* **Try it**
Scan the records below for the line with "15*2*81 = 2430" and the line with "adj[2, 0] in". Repeat those two lines and every line between them exactly, and nothing else.

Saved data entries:
+++

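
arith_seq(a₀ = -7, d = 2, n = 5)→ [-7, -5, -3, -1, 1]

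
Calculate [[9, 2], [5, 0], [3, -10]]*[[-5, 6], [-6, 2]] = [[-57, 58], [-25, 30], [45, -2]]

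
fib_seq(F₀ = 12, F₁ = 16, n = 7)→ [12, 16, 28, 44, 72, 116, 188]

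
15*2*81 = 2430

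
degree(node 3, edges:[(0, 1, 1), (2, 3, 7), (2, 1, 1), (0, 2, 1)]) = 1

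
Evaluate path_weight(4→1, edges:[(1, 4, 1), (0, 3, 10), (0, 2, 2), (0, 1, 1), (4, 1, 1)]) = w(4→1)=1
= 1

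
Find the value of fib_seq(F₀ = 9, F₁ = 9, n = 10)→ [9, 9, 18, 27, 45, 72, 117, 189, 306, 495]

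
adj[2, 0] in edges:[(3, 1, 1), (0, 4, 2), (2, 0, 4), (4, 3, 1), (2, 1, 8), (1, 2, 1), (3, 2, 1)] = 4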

+++

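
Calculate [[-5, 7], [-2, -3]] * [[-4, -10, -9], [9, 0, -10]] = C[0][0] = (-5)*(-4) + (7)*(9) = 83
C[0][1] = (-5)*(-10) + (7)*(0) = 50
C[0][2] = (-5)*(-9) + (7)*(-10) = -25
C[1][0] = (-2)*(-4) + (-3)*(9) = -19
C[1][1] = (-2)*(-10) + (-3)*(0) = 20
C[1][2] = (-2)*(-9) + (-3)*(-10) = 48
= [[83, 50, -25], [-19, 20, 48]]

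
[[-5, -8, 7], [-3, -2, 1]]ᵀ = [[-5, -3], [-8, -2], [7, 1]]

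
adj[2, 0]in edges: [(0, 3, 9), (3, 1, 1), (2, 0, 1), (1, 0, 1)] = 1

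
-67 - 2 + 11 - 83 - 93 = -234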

+++

* **Solved exercise**
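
15*2*81 = 2430

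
degree(node 3, edges:[(0, 1, 1), (2, 3, 7), (2, 1, 1), (0, 2, 1)]) = 1

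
Evaluate path_weight(4→1, edges:[(1, 4, 1), (0, 3, 10), (0, 2, 2), (0, 1, 1), (4, 1, 1)]) = w(4→1)=1
= 1

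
Find the value of fib_seq(F₀ = 9, F₁ = 9, n = 10)→ [9, 9, 18, 27, 45, 72, 117, 189, 306, 495]

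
adj[2, 0] in edges:[(3, 1, 1), (0, 4, 2), (2, 0, 4), (4, 3, 1), (2, 1, 8), (1, 2, 1), (3, 2, 1)] = 4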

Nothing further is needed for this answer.